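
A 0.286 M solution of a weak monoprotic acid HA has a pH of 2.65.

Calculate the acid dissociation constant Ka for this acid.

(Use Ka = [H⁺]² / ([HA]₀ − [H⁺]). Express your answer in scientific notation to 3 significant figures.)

[H⁺] = 10^(−pH) = 10^(−2.65) = 2.239e-03 M. For HA ⇌ H⁺ + A⁻, Ka = [H⁺][A⁻]/[HA] = [H⁺]² / ([HA]₀ − [H⁺]) = (2.239e-03)² / (0.286 − 2.239e-03) = 1.77e-05.

K_a = 1.77e-05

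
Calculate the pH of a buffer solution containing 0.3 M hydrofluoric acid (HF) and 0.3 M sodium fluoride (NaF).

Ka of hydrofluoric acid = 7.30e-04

pKa = -log(7.30e-04) = 3.14. pH = pKa + log([A⁻]/[HA]) = 3.14 + log(0.3/0.3)

pH = 3.14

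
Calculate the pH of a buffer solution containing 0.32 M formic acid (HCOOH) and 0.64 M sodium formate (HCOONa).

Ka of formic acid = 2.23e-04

pKa = -log(2.23e-04) = 3.65. pH = pKa + log([A⁻]/[HA]) = 3.65 + log(0.64/0.32)

pH = 3.95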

## Task directions:
Leave out every line before the one containing "Calculate the pH of a buffer solution containing 0.32"; set down that line and all remaining lines of the material exactly.

## Result for this task:
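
Calculate the pH of a buffer solution containing 0.32 M formic acid (HCOOH) and 0.64 M sodium formate (HCOONa).

Ka of formic acid = 2.23e-04

pKa = -log(2.23e-04) = 3.65. pH = pKa + log([A⁻]/[HA]) = 3.65 + log(0.64/0.32)

pH = 3.95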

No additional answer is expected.